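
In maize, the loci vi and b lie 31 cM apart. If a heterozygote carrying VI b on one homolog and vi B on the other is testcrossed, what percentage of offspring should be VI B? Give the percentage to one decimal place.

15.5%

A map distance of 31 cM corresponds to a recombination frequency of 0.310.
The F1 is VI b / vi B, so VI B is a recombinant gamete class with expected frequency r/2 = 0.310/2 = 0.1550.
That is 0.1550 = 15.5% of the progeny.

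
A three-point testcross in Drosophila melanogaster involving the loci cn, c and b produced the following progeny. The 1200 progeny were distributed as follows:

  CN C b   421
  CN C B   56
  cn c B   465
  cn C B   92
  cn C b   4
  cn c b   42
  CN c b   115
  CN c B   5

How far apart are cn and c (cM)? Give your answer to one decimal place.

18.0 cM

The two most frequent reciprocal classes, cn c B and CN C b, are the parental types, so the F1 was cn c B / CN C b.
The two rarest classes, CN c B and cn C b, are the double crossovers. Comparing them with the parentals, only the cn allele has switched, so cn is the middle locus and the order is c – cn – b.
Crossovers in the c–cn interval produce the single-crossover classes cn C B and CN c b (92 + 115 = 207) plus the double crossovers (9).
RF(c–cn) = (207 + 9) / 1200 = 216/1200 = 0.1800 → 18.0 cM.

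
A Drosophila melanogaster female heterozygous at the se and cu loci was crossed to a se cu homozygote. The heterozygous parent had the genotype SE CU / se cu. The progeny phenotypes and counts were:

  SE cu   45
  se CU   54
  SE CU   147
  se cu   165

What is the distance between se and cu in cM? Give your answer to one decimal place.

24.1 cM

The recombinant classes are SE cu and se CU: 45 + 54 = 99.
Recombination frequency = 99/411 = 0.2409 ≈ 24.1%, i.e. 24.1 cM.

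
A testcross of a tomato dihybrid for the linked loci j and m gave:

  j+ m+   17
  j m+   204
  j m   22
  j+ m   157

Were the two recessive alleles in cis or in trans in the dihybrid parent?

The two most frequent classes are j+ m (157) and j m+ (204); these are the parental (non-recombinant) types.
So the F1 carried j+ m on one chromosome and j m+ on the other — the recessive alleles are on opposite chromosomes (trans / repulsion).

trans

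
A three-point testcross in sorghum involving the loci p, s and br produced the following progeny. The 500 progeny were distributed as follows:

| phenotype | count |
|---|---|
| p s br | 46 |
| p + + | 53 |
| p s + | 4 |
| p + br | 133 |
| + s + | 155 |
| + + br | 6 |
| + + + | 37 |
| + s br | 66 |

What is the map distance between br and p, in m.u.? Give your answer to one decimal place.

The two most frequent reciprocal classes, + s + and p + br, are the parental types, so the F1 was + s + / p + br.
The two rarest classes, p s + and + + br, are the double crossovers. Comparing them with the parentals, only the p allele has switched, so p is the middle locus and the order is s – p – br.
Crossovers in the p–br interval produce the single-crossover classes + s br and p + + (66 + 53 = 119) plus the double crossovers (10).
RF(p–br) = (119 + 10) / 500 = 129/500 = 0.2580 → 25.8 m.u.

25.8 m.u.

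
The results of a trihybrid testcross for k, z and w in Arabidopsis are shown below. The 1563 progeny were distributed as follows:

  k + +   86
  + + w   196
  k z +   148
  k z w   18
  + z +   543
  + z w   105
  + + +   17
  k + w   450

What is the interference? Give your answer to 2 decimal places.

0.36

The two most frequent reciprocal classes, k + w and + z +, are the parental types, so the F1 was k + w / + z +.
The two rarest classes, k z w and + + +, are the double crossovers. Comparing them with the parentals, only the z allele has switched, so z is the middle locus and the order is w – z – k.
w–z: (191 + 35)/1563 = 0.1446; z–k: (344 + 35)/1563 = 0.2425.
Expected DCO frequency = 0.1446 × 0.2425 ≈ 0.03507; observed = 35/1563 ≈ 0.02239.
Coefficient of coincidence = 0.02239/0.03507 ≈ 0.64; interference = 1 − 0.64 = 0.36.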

▶ Exercise prompt: Wherever a line of the data above contains "point", copy that line.

▶ Reply:
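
A three-point testcross in Drosophila melanogaster involving the loci cn, c and b produced the following progeny. The 1200 progeny were distributed as follows:
A three-point testcross in sorghum involving the loci p, s and br produced the following progeny. The 500 progeny were distributed as follows: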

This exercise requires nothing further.